WORK TO BE COMPLETED: Pull every line holding the word "marks" out of the data and copy it.

STORED DATA:
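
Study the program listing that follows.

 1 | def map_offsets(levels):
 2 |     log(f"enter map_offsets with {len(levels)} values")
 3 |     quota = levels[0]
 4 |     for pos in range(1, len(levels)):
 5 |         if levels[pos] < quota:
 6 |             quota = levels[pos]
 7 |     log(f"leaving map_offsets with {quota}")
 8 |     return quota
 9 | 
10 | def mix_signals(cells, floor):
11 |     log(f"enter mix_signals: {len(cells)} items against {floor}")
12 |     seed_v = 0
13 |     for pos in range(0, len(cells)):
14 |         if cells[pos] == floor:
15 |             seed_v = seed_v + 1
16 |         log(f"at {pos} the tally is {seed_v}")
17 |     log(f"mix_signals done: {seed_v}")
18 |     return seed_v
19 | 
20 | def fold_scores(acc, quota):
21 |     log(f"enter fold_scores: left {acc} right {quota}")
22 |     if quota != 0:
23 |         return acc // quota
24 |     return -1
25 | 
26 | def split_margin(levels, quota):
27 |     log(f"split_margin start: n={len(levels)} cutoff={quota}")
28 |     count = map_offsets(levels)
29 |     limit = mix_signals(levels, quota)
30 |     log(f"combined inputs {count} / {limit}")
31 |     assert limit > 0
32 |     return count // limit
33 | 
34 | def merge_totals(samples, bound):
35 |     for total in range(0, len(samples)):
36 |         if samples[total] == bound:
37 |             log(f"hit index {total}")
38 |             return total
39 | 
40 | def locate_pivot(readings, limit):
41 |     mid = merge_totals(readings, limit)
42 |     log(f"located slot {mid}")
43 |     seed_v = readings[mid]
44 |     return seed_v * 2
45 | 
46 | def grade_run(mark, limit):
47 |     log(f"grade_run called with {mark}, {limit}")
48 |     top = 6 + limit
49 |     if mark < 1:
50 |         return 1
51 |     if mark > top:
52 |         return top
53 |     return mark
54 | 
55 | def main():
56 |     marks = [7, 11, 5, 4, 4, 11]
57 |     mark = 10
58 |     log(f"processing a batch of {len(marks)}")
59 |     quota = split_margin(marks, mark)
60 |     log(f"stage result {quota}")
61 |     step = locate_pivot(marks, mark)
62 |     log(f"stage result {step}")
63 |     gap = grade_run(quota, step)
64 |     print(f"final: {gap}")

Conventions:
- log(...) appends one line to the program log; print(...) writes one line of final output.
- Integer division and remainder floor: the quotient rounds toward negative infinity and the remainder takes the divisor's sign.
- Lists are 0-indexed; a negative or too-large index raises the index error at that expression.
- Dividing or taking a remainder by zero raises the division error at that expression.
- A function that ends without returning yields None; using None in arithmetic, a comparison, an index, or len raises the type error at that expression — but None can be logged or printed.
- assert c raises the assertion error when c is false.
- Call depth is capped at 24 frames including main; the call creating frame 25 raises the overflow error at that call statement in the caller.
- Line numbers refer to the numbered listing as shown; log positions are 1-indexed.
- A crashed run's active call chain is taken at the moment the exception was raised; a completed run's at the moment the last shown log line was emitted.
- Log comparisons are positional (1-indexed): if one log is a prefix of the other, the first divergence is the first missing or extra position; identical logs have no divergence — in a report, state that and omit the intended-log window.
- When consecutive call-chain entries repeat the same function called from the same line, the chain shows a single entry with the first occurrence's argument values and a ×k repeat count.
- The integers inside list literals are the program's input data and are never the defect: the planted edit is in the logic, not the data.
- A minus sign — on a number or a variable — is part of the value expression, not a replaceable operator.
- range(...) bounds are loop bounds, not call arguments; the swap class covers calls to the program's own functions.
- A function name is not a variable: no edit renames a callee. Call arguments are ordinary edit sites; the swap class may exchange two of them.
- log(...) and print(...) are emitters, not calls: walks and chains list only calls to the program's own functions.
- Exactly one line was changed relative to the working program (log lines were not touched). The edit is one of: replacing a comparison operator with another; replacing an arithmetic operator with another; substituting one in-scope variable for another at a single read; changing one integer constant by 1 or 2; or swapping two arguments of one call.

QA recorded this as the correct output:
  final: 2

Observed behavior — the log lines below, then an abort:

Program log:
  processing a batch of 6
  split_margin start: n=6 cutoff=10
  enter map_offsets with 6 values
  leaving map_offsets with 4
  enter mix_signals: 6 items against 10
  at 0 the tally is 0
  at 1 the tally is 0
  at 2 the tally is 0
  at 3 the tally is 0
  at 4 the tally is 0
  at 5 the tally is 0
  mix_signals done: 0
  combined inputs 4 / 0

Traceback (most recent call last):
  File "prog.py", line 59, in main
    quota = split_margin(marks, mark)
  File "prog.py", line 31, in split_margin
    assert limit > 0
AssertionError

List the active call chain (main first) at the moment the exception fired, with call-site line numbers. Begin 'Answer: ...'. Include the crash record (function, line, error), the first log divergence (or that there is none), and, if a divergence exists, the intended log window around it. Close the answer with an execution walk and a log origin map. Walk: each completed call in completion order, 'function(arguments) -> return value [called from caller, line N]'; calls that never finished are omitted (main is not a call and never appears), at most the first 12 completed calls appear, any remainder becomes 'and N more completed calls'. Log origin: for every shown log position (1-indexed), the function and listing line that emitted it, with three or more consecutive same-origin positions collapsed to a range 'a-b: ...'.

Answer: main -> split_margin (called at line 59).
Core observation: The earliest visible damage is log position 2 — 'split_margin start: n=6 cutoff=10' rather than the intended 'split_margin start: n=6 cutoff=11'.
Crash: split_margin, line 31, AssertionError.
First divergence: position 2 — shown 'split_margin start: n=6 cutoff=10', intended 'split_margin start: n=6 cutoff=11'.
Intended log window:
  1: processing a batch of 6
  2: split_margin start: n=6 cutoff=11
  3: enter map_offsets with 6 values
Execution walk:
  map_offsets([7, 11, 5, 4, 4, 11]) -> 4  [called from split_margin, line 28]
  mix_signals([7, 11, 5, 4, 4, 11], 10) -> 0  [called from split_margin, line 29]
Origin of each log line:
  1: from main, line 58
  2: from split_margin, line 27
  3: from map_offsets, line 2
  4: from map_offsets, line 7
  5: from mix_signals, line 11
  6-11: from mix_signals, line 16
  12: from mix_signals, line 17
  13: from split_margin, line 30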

ANSWER SPACE:
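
56 |     marks = [7, 11, 5, 4, 4, 11]
58 |     log(f"processing a batch of {len(marks)}")
59 |     quota = split_margin(marks, mark)
61 |     step = locate_pivot(marks, mark)
    quota = split_margin(marks, mark)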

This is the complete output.